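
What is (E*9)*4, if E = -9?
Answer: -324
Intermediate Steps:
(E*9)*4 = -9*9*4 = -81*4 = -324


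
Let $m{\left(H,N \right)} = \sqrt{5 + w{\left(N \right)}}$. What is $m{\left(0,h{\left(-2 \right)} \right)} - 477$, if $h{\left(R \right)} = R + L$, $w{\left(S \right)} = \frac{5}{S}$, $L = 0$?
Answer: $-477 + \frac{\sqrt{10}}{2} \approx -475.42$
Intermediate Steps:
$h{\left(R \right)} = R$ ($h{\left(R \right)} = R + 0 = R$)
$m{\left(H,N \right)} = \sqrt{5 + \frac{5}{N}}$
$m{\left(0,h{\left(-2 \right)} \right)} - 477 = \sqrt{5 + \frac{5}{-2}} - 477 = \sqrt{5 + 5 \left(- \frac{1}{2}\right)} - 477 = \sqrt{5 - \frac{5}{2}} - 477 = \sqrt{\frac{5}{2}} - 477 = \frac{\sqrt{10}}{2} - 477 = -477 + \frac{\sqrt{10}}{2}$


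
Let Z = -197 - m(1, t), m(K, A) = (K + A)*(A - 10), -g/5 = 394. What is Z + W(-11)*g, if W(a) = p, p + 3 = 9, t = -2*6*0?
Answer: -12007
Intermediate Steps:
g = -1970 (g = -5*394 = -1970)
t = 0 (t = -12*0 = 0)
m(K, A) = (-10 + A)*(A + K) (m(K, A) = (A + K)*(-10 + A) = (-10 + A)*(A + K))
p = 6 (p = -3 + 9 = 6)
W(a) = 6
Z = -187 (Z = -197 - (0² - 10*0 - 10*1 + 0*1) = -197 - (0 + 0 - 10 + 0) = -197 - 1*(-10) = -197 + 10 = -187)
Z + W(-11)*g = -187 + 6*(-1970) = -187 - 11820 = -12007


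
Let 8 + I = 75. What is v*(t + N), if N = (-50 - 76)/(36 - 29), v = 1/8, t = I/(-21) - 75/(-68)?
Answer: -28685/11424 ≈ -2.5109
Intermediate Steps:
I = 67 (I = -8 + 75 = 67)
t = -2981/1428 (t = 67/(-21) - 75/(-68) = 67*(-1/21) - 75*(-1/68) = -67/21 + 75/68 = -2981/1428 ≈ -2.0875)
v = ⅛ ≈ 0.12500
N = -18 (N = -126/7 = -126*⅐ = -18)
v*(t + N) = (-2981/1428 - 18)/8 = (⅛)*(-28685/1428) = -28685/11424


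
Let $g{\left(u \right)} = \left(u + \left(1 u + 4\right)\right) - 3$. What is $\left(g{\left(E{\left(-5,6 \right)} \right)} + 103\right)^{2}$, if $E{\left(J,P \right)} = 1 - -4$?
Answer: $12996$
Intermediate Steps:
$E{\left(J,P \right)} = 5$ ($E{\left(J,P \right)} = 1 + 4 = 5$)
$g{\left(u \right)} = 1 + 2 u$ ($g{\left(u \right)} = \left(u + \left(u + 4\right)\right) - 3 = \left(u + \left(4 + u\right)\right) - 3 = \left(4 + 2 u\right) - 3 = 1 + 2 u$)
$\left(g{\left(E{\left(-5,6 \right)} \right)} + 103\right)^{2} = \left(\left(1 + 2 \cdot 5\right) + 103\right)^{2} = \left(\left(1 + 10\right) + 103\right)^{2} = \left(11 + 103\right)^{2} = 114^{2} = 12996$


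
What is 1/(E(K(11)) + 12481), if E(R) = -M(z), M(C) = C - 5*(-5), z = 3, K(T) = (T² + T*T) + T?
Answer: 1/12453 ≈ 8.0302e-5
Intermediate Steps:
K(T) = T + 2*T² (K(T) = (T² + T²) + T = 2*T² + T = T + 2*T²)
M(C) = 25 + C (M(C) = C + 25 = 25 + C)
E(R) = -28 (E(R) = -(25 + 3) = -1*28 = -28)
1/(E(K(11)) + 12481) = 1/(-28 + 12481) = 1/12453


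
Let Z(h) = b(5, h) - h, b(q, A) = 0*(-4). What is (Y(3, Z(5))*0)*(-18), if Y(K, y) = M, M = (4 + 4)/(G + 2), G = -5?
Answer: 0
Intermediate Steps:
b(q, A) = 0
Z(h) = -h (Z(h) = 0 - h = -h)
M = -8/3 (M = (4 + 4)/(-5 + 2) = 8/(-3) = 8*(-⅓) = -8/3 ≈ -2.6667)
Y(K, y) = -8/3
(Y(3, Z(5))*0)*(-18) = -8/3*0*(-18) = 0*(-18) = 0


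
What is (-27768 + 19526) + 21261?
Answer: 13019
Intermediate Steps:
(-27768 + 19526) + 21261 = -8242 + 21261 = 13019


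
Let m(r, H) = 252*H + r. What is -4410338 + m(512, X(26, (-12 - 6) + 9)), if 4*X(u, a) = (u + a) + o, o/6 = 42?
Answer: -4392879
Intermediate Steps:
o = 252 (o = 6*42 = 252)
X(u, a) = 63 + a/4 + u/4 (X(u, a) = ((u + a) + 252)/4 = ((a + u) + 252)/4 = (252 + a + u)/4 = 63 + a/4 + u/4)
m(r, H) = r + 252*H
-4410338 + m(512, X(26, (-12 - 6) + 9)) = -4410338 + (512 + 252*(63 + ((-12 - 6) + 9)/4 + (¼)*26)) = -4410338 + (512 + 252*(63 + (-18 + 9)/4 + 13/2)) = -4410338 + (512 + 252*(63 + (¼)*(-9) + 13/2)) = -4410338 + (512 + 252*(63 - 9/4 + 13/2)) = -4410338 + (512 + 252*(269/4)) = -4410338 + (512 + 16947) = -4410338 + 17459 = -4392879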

======

TASK BRIEF:
Look over the records. Copy the lines that include the word "Answer".

FINISHED EXERCISE:
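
Answer: -324
Answer: $-477 + \frac{\sqrt{10}}{2} \approx -475.42$
Answer: -12007
Answer: -28685/11424 ≈ -2.5109
Answer: $12996$
Answer: 1/12453 ≈ 8.0302e-5
Answer: 0
Answer: 13019
Answer: -4392879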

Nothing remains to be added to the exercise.